TASK REQUIREMENTS:
Under this line are the records; write out word for word the part that begins at the line containing "Power amp unavailable —" and ends at the line containing "Transmit chain down —", and no more.

Collected data:
=== Begin Enclosure ===

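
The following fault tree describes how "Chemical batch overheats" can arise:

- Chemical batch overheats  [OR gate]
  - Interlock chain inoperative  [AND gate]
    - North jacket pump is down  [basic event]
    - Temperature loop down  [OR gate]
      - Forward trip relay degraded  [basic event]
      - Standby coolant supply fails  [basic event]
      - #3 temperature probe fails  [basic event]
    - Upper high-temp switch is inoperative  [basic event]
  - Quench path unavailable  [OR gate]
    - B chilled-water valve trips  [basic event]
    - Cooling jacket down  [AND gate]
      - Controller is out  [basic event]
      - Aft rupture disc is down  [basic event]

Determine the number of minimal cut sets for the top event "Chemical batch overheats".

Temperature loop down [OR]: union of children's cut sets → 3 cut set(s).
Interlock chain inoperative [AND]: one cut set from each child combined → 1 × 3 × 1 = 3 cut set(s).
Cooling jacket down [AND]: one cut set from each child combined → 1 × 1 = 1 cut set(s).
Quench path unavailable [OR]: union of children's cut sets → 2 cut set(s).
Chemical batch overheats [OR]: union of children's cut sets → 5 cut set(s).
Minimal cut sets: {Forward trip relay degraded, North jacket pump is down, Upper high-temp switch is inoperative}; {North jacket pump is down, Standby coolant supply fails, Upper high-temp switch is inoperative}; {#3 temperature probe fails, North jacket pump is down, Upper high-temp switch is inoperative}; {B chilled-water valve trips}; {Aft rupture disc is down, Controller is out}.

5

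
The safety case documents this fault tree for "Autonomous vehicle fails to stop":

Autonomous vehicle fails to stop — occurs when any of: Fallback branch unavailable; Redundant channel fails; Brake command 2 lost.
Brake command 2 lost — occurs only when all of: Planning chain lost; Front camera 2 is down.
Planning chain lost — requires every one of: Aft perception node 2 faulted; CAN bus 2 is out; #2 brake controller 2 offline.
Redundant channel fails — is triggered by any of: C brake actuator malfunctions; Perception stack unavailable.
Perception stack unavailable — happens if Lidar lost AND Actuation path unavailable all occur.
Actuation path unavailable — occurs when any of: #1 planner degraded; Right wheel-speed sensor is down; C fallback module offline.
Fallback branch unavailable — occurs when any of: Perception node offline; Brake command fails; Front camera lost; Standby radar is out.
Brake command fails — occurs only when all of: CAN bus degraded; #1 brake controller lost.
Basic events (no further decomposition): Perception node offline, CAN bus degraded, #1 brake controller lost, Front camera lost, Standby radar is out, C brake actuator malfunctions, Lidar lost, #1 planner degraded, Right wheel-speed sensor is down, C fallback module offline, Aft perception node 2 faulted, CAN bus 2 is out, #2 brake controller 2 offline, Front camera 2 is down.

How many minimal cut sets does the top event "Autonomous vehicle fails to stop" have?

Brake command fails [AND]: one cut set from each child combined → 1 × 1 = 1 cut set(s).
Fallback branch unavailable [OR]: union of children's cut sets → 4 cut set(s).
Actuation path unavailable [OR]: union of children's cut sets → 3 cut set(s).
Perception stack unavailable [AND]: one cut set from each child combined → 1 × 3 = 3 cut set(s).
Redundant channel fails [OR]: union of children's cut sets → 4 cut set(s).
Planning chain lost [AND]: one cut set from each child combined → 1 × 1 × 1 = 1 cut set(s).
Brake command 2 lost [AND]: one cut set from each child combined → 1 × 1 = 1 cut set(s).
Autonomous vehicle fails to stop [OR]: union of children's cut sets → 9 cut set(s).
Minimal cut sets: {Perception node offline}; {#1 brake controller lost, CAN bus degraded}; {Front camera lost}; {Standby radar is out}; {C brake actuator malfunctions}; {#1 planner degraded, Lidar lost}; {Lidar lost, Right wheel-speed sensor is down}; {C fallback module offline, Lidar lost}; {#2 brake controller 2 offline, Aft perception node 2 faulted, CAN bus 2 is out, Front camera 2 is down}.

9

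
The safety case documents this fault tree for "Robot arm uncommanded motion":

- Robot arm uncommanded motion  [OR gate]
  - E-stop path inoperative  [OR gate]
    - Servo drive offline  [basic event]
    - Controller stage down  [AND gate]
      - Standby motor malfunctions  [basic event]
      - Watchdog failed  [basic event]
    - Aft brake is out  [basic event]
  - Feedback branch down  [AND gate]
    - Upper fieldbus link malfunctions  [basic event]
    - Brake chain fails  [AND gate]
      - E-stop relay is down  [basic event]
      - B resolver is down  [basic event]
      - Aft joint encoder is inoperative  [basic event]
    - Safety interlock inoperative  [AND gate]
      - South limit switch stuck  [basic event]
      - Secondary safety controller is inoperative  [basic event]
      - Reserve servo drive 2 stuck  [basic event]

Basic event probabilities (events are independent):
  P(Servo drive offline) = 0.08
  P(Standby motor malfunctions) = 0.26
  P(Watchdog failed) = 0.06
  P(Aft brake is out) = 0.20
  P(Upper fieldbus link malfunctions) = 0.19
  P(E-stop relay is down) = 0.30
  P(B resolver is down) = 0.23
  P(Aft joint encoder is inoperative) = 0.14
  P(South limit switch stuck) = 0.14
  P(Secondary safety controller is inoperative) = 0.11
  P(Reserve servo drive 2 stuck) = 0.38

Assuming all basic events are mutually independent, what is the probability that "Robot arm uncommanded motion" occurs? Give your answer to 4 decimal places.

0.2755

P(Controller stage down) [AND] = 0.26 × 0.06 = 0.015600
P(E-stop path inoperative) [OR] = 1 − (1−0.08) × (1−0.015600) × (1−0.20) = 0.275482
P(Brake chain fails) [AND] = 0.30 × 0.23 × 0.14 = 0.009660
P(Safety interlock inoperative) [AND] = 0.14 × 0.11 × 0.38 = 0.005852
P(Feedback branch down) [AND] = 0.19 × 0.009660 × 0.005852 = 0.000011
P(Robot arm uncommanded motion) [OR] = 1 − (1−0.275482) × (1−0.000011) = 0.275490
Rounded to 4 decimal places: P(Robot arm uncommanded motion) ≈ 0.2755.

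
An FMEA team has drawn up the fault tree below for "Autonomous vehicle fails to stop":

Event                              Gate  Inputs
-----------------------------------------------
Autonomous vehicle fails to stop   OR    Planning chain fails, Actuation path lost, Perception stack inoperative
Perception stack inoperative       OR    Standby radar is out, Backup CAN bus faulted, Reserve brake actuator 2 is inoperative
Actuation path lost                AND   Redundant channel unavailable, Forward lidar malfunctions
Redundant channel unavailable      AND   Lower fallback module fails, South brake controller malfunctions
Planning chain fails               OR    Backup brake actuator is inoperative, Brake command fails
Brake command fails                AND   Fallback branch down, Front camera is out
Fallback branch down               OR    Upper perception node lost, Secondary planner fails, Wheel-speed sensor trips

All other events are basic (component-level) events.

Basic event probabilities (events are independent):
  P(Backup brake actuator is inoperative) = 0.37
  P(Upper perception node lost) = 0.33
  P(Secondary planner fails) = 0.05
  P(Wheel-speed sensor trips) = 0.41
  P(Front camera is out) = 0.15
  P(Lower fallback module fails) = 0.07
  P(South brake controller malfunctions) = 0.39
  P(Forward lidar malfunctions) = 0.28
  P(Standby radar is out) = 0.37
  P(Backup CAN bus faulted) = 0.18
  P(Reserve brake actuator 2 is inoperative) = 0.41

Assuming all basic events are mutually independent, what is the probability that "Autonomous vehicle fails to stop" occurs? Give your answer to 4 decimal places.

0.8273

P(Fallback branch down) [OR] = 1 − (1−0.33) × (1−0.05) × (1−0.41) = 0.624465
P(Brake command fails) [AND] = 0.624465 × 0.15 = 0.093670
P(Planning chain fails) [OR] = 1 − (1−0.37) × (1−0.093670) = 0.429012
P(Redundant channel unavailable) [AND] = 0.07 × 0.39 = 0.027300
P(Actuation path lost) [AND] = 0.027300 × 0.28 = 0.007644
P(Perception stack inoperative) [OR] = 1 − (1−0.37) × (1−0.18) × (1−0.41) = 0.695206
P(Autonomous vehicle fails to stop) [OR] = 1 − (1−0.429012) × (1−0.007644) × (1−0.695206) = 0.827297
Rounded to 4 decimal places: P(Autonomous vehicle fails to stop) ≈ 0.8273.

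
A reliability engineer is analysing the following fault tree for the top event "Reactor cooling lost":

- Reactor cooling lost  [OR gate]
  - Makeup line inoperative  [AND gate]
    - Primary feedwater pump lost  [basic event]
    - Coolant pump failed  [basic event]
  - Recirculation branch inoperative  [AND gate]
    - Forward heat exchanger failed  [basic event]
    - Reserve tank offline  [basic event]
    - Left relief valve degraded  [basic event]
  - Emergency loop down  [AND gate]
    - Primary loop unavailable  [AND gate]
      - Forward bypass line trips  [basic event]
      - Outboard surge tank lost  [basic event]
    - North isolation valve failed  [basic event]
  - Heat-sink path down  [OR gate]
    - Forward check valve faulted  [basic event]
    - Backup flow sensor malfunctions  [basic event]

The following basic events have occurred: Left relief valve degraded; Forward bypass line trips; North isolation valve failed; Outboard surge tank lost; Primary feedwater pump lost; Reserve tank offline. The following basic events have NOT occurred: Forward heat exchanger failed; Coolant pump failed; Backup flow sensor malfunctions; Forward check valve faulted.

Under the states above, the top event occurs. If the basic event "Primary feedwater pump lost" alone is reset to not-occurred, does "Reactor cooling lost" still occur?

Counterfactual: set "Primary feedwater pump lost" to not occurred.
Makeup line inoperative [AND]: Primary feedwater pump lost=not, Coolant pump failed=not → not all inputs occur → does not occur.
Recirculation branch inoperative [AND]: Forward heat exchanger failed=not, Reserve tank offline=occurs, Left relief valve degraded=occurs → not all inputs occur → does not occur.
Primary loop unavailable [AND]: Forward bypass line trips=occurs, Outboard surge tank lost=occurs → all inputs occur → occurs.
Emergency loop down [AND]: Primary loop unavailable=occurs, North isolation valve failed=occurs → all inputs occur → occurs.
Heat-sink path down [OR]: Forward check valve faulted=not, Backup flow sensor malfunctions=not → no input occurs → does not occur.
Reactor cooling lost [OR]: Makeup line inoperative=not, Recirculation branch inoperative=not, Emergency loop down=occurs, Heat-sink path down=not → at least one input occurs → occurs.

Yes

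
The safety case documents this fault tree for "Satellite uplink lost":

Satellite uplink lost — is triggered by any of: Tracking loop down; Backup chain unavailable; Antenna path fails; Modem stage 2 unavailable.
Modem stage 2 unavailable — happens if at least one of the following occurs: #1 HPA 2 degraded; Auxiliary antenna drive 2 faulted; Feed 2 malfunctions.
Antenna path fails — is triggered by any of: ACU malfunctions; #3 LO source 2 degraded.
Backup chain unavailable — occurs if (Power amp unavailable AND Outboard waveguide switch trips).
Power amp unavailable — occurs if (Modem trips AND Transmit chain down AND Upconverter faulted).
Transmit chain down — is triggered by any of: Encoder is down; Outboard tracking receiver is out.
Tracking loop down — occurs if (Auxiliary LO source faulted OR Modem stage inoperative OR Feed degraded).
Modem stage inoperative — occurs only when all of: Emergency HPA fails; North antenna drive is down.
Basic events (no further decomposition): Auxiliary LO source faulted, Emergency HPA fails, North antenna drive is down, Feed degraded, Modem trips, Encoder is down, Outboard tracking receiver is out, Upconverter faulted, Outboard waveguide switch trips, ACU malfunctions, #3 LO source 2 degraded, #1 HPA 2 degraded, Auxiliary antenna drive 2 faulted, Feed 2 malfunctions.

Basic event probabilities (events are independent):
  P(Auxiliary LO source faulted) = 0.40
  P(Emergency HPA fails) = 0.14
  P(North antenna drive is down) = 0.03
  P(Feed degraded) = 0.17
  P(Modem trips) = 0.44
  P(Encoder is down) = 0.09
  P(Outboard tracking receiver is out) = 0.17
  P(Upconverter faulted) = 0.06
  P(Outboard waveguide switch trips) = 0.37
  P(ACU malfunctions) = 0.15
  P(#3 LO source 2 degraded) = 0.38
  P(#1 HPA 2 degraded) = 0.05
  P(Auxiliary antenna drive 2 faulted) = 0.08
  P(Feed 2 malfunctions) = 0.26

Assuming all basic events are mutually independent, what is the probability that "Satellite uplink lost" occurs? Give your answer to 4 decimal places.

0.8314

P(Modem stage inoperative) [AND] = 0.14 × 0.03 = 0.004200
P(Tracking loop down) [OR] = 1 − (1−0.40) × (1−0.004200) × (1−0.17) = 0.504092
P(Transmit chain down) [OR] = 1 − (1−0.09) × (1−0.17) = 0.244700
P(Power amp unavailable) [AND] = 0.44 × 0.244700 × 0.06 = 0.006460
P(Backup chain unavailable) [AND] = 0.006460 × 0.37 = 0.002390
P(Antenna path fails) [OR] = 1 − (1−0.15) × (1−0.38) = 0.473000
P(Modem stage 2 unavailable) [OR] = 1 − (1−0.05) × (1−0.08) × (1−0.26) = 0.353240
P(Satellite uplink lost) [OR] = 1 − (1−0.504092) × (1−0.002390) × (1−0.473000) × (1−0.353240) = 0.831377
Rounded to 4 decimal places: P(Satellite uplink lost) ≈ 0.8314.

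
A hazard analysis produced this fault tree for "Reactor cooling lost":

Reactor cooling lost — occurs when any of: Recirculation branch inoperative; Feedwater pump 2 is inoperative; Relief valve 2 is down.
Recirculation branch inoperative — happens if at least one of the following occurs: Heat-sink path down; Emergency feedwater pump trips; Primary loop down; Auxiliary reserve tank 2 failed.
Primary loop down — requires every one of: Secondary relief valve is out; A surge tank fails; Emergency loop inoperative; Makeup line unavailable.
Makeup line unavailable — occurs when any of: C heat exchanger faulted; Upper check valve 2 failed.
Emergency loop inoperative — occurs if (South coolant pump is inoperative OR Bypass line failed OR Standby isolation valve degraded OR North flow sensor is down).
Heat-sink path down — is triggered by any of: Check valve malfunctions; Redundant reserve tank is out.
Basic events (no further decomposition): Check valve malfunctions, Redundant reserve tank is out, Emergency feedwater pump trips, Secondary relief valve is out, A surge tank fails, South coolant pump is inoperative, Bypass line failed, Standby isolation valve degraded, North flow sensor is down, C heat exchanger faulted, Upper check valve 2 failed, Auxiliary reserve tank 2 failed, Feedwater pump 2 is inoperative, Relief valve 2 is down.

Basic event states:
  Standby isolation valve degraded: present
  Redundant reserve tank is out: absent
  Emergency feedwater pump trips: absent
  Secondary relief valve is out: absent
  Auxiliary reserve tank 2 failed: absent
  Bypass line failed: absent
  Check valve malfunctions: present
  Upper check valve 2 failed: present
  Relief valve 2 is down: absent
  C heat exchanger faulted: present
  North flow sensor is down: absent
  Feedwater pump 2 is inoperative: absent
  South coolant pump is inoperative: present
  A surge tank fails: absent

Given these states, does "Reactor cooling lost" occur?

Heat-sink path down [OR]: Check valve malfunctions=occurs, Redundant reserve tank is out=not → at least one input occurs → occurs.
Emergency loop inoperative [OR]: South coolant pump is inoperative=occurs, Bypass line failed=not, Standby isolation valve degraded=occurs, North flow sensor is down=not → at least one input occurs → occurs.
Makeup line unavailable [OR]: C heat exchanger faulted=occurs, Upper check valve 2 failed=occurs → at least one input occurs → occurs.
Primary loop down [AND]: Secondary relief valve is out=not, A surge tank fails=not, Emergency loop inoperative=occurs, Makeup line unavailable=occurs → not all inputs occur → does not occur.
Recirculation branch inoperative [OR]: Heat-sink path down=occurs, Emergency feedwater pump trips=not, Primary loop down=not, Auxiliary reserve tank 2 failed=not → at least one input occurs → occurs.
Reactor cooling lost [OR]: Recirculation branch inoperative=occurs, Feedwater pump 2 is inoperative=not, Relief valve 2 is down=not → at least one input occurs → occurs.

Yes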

=== End Enclosure ===

YOUR RESPONSE:
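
Power amp unavailable — occurs if (Modem trips AND Transmit chain down AND Upconverter faulted).
Transmit chain down — is triggered by any of: Encoder is down; Outboard tracking receiver is out.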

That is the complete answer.